◆ Problem requirements
Nothing outside the range is wanted. Repeat exactly the lines below from the one with "Let h = K(-1, 0)*o(-5), z" through the one with "Answer: 17050".
** Opening Provided material block **
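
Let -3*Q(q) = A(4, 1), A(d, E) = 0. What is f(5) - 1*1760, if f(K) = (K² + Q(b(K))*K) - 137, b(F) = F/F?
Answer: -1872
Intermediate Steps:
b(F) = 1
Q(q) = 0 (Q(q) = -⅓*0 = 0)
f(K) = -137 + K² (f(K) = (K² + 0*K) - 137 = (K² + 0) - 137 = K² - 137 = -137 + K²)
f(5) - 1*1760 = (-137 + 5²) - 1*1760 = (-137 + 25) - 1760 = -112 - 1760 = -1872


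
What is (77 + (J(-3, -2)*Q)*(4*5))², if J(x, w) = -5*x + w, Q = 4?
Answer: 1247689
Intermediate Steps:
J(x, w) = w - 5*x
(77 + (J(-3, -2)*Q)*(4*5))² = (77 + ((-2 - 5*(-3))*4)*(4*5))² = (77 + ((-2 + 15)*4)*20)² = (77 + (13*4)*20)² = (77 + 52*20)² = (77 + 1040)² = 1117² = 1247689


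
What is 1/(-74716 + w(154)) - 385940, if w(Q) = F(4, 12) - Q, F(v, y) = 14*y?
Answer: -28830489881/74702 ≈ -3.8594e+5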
** Closing Provided material block **
** Opening Provided material block **
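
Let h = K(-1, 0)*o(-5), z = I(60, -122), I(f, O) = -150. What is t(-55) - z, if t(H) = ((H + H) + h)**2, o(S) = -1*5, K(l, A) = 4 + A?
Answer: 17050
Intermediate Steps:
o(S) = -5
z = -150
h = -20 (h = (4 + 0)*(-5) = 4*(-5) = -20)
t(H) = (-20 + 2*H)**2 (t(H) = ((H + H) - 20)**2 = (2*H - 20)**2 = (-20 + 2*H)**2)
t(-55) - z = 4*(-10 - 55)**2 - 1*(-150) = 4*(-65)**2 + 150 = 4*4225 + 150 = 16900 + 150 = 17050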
** Closing Provided material block **
** Opening Provided material block **
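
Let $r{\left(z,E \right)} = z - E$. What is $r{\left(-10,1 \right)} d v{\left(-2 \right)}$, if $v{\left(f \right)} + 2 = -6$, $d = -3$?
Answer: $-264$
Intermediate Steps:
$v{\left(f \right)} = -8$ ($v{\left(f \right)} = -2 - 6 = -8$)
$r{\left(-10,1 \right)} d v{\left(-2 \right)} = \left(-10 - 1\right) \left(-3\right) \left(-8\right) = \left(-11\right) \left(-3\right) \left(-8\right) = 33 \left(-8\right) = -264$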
** Closing Provided material block **
◆ Finished task
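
Let h = K(-1, 0)*o(-5), z = I(60, -122), I(f, O) = -150. What is t(-55) - z, if t(H) = ((H + H) + h)**2, o(S) = -1*5, K(l, A) = 4 + A?
Answer: 17050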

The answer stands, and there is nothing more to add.